To do: Reproduce each entry exactly.

+ + + +

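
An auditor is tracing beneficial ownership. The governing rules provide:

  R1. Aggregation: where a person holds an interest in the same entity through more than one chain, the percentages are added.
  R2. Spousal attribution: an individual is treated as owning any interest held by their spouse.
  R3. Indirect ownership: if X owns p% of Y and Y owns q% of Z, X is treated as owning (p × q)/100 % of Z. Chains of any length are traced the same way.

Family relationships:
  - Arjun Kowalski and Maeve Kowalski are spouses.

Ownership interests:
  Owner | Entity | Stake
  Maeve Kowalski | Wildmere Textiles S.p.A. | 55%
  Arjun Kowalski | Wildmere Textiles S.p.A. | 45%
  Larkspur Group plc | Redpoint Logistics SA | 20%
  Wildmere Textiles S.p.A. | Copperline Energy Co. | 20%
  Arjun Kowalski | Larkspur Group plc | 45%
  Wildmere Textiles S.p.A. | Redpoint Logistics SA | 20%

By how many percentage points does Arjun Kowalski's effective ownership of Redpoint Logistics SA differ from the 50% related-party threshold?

21

By spousal attribution (R2), Arjun Kowalski is treated as also owning Maeve Kowalski's interest in Wildmere Textiles S.p.A, giving 45% + 55% = 100%.
Chain via Larkspur Group plc (R3): 45% × 20% = 9% of Redpoint Logistics SA.
Chain via Wildmere Textiles S.p.A. (R3): 100% × 20% = 20% of Redpoint Logistics SA.
Aggregating (R1): 9% + 20% = 29%.
29% falls short of the 50% threshold by 21 percentage points.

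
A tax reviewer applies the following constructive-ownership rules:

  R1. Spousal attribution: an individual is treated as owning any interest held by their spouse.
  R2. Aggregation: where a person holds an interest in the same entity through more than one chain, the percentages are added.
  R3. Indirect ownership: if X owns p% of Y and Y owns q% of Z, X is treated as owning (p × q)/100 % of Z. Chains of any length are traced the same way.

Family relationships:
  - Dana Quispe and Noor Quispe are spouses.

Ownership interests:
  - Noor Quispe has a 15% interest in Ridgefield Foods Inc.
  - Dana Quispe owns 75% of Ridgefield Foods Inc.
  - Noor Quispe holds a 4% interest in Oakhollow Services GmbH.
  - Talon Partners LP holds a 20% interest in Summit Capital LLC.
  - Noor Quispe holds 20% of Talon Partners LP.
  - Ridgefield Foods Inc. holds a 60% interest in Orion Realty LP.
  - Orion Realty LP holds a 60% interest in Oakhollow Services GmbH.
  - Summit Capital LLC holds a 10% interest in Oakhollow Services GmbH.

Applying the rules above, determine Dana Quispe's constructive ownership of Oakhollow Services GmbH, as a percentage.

By spousal attribution (R1), Dana Quispe is treated as also owning Noor Quispe's interest in Ridgefield Foods Inc, giving 75% + 15% = 90%.
By spousal attribution (R1), Dana Quispe is treated as owning Noor Quispe's 20% interest in Talon Partners LP.
By spousal attribution (R1), Dana Quispe is treated as owning Noor Quispe's 4% interest in Oakhollow Services GmbH.
Chain via Ridgefield Foods Inc. → Orion Realty LP (R3): 90% × 60% × 60% = 32.4% of Oakhollow Services GmbH.
Chain via Talon Partners LP → Summit Capital LLC (R3): 20% × 20% × 10% = 0.4% of Oakhollow Services GmbH.
Direct interest in Oakhollow Services GmbH: 4%.
Aggregating (R2): 32.4% + 0.4% + 4% = 36.8%.

36.8%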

+ + + +

Written response:
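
An auditor is tracing beneficial ownership. The governing rules provide:

  R1. Aggregation: where a person holds an interest in the same entity through more than one chain, the percentages are added.
  R2. Spousal attribution: an individual is treated as owning any interest held by their spouse.
  R3. Indirect ownership: if X owns p% of Y and Y owns q% of Z, X is treated as owning (p × q)/100 % of Z. Chains of any length are traced the same way.

Family relationships:
  - Arjun Kowalski and Maeve Kowalski are spouses.

Ownership interests:
  Owner | Entity | Stake
  Maeve Kowalski | Wildmere Textiles S.p.A. | 55%
  Arjun Kowalski | Wildmere Textiles S.p.A. | 45%
  Larkspur Group plc | Redpoint Logistics SA | 20%
  Wildmere Textiles S.p.A. | Copperline Energy Co. | 20%
  Arjun Kowalski | Larkspur Group plc | 45%
  Wildmere Textiles S.p.A. | Redpoint Logistics SA | 20%

By how many percentage points does Arjun Kowalski's effective ownership of Redpoint Logistics SA differ from the 50% related-party threshold?

21

By spousal attribution (R2), Arjun Kowalski is treated as also owning Maeve Kowalski's interest in Wildmere Textiles S.p.A, giving 45% + 55% = 100%.
Chain via Larkspur Group plc (R3): 45% × 20% = 9% of Redpoint Logistics SA.
Chain via Wildmere Textiles S.p.A. (R3): 100% × 20% = 20% of Redpoint Logistics SA.
Aggregating (R1): 9% + 20% = 29%.
29% falls short of the 50% threshold by 21 percentage points.

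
A tax reviewer applies the following constructive-ownership rules:

  R1. Spousal attribution: an individual is treated as owning any interest held by their spouse.
  R2. Aggregation: where a person holds an interest in the same entity through more than one chain, the percentages are added.
  R3. Indirect ownership: if X owns p% of Y and Y owns q% of Z, X is treated as owning (p × q)/100 % of Z. Chains of any length are traced the same way.

Family relationships:
  - Dana Quispe and Noor Quispe are spouses.

Ownership interests:
  - Noor Quispe has a 15% interest in Ridgefield Foods Inc.
  - Dana Quispe owns 75% of Ridgefield Foods Inc.
  - Noor Quispe holds a 4% interest in Oakhollow Services GmbH.
  - Talon Partners LP holds a 20% interest in Summit Capital LLC.
  - Noor Quispe holds 20% of Talon Partners LP.
  - Ridgefield Foods Inc. holds a 60% interest in Orion Realty LP.
  - Orion Realty LP holds a 60% interest in Oakhollow Services GmbH.
  - Summit Capital LLC holds a 10% interest in Oakhollow Services GmbH.

Applying the rules above, determine Dana Quispe's constructive ownership of Oakhollow Services GmbH, as a percentage.

By spousal attribution (R1), Dana Quispe is treated as also owning Noor Quispe's interest in Ridgefield Foods Inc, giving 75% + 15% = 90%.
By spousal attribution (R1), Dana Quispe is treated as owning Noor Quispe's 20% interest in Talon Partners LP.
By spousal attribution (R1), Dana Quispe is treated as owning Noor Quispe's 4% interest in Oakhollow Services GmbH.
Chain via Ridgefield Foods Inc. → Orion Realty LP (R3): 90% × 60% × 60% = 32.4% of Oakhollow Services GmbH.
Chain via Talon Partners LP → Summit Capital LLC (R3): 20% × 20% × 10% = 0.4% of Oakhollow Services GmbH.
Direct interest in Oakhollow Services GmbH: 4%.
Aggregating (R2): 32.4% + 0.4% + 4% = 36.8%.

36.8%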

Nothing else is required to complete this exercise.